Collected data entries

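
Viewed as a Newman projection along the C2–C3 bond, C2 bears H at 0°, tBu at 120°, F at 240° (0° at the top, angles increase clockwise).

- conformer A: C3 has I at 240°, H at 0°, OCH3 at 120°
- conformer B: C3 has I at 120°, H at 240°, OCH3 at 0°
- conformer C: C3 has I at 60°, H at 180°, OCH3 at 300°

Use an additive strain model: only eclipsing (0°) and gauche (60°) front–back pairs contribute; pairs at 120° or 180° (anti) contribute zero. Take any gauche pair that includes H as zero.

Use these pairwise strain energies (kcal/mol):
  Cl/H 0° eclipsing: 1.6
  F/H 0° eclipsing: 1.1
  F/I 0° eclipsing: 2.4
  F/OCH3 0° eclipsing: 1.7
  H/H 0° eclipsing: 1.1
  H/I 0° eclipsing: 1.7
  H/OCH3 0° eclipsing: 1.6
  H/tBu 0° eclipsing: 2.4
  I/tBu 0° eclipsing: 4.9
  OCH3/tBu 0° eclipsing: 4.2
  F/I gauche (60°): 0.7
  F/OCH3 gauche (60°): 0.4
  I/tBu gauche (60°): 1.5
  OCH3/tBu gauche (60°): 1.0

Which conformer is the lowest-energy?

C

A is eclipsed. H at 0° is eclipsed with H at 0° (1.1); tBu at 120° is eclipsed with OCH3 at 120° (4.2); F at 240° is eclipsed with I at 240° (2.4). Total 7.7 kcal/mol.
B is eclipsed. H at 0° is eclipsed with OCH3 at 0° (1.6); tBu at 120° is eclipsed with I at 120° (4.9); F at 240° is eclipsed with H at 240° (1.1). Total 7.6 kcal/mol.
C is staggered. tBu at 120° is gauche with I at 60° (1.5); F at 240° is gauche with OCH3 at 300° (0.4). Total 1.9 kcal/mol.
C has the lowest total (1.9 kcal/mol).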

---

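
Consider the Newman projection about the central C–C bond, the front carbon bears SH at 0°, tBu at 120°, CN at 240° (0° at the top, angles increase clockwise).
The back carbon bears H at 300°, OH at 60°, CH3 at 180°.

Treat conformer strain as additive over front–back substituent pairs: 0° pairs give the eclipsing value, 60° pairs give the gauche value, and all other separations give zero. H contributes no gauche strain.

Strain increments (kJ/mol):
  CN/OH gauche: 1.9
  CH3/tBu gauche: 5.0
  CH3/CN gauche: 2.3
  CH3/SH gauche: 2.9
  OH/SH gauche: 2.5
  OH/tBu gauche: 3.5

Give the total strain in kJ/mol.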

==

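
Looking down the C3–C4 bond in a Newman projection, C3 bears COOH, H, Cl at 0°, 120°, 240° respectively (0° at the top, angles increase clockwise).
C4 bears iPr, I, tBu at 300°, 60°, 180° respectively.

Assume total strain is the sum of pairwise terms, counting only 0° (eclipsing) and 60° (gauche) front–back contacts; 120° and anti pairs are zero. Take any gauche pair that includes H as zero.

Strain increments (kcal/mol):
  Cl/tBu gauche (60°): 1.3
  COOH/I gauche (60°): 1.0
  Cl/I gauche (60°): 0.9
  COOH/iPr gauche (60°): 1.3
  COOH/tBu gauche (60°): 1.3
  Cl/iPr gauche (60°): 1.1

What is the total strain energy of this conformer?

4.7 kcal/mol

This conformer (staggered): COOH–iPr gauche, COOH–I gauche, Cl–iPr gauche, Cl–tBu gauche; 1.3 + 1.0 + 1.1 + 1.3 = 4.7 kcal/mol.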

_What the task asks:_ Whenever the string "bond" occurs in a line of the entries above, copy that line.

_Problem solution:_
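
Viewed as a Newman projection along the C2–C3 bond, C2 bears H at 0°, tBu at 120°, F at 240° (0° at the top, angles increase clockwise).
Consider the Newman projection about the central C–C bond, the front carbon bears SH at 0°, tBu at 120°, CN at 240° (0° at the top, angles increase clockwise).
Looking down the C3–C4 bond in a Newman projection, C3 bears COOH, H, Cl at 0°, 120°, 240° respectively (0° at the top, angles increase clockwise).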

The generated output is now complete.